### Required work
Look through the records, and wherever the string "Rightarrow" turns up, copy out that line.

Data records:
------------------------
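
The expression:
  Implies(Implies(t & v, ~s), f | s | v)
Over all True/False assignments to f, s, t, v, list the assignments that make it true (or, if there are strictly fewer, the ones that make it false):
is false only for:
  f=False, s=False, t=False, v=False;
  f=False, s=False, t=True, v=False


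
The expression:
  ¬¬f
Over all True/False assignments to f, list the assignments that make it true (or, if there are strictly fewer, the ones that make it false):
is true only for:
  f=True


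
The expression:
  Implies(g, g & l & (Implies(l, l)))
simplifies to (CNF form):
l | ~g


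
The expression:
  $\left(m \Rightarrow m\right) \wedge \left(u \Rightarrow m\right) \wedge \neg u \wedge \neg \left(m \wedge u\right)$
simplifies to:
$\neg u$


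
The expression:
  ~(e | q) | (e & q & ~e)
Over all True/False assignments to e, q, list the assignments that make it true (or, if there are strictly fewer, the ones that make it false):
is true only for:
  e=False, q=False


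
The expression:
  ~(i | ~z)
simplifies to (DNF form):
z & ~i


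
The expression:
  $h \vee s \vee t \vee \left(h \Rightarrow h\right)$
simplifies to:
$\text{True}$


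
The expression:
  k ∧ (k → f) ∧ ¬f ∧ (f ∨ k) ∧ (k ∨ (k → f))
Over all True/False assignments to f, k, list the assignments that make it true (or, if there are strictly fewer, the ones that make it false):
is never true.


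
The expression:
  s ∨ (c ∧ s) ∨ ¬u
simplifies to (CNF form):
s ∨ ¬u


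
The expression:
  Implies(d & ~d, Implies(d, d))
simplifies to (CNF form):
True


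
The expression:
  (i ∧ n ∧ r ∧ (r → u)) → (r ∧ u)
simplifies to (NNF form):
True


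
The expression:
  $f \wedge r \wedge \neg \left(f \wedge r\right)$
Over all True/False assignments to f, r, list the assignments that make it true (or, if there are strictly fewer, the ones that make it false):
is never true.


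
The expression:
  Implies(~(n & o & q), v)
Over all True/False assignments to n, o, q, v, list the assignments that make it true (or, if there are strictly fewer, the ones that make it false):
is false only for:
  n=False, o=False, q=False, v=False;
  n=False, o=False, q=True, v=False;
  n=False, o=True, q=False, v=False;
  n=False, o=True, q=True, v=False;
  n=True, o=False, q=False, v=False;
  n=True, o=False, q=True, v=False;
  n=True, o=True, q=False, v=False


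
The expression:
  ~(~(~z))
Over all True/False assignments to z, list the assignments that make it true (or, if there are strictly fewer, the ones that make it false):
is true only for:
  z=False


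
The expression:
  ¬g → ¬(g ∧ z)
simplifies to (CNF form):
True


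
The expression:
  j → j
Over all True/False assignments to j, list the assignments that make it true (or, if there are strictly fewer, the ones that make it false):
is always true.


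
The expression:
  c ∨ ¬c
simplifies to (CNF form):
True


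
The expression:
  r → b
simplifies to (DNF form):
b ∨ ¬r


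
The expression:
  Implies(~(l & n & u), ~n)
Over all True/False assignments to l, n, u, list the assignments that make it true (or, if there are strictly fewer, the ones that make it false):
is false only for:
  l=False, n=True, u=False;
  l=False, n=True, u=True;
  l=True, n=True, u=False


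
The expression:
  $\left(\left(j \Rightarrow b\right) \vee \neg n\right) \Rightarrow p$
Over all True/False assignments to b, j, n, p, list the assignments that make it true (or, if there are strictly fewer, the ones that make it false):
is false only for:
  b=False, j=False, n=False, p=False;
  b=False, j=False, n=True, p=False;
  b=False, j=True, n=False, p=False;
  b=True, j=False, n=False, p=False;
  b=True, j=False, n=True, p=False;
  b=True, j=True, n=False, p=False;
  b=True, j=True, n=True, p=False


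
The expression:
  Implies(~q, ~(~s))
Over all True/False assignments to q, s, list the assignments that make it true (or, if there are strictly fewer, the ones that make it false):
is false only for:
  q=False, s=False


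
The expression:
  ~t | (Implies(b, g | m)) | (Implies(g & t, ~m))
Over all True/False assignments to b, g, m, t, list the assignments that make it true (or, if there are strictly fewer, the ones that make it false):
is always true.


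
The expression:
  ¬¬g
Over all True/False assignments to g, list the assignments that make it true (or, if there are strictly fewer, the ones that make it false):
is true only for:
  g=True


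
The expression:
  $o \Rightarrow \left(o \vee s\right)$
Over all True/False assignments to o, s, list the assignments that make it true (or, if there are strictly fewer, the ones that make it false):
is always true.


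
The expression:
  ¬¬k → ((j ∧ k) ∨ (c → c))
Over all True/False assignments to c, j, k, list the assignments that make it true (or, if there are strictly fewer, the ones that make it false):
is always true.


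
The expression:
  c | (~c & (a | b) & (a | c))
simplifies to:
a | c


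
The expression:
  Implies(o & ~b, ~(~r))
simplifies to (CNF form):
b | r | ~o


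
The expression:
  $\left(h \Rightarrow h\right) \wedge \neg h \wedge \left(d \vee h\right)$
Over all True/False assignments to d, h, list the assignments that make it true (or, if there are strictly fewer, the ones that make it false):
is true only for:
  d=True, h=False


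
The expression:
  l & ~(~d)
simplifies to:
d & l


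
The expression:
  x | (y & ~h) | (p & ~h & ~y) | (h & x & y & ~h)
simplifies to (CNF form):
(x | ~h) & (p | x | y)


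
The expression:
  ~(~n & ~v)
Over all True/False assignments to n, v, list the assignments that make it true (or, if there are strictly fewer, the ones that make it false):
is false only for:
  n=False, v=False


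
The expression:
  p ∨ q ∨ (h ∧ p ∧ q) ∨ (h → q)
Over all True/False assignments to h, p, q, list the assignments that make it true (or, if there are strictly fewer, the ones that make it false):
is false only for:
  h=True, p=False, q=False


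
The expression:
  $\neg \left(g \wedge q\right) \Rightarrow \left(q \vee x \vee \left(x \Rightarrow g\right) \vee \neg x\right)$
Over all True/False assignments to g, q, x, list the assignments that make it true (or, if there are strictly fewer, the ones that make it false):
is always true.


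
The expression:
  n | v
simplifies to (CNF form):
n | v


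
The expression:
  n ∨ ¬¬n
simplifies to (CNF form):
n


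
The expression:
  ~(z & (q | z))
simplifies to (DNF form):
~z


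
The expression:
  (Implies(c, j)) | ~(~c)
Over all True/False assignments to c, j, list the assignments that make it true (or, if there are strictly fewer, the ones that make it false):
is always true.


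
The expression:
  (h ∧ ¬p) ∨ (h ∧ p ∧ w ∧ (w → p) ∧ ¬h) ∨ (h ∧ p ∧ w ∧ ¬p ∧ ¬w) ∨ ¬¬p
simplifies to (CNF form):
h ∨ p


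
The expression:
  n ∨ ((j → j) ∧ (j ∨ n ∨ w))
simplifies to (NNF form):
j ∨ n ∨ w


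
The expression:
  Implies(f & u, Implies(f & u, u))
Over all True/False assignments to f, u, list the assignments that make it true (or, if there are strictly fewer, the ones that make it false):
is always true.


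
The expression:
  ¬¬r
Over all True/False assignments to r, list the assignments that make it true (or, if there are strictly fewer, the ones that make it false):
is true only for:
  r=True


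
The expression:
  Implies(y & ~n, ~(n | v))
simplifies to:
n | ~v | ~y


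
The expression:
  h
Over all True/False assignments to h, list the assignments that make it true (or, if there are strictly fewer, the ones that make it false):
is true only for:
  h=True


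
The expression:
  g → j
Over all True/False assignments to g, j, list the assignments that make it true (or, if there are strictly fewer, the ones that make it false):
is false only for:
  g=True, j=False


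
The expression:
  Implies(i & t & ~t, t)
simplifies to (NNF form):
True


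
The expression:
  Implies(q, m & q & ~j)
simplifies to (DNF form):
~q | (m & ~j)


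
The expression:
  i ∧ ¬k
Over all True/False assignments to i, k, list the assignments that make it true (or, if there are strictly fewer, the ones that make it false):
is true only for:
  i=True, k=False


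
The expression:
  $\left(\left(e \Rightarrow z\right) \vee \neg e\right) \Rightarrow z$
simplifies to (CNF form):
$e \vee z$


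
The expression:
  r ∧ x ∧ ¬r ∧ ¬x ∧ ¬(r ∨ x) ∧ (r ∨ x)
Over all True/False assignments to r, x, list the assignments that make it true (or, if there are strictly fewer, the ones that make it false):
is never true.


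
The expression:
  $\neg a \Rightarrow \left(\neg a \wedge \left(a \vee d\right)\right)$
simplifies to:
$a \vee d$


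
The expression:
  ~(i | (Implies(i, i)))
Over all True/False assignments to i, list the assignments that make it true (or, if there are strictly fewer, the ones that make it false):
is never true.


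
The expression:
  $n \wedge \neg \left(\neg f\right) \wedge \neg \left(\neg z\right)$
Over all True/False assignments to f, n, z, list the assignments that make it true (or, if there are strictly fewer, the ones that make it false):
is true only for:
  f=True, n=True, z=True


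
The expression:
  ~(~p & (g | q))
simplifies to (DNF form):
p | (~g & ~q)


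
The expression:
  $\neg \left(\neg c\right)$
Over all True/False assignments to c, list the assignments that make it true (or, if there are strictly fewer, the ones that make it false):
is true only for:
  c=True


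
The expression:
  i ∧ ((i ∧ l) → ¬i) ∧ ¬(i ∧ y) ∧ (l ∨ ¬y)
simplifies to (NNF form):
i ∧ ¬l ∧ ¬y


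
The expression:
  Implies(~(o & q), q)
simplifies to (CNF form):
q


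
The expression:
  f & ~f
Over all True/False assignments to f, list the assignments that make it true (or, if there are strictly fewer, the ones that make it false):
is never true.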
------------------------
### Response box
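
  $\left(m \Rightarrow m\right) \wedge \left(u \Rightarrow m\right) \wedge \neg u \wedge \neg \left(m \wedge u\right)$
  $h \vee s \vee t \vee \left(h \Rightarrow h\right)$
  $\left(\left(j \Rightarrow b\right) \vee \neg n\right) \Rightarrow p$
  $o \Rightarrow \left(o \vee s\right)$
  $\left(h \Rightarrow h\right) \wedge \neg h \wedge \left(d \vee h\right)$
  $\neg \left(g \wedge q\right) \Rightarrow \left(q \vee x \vee \left(x \Rightarrow g\right) \vee \neg x\right)$
  $\left(\left(e \Rightarrow z\right) \vee \neg e\right) \Rightarrow z$
  $\neg a \Rightarrow \left(\neg a \wedge \left(a \vee d\right)\right)$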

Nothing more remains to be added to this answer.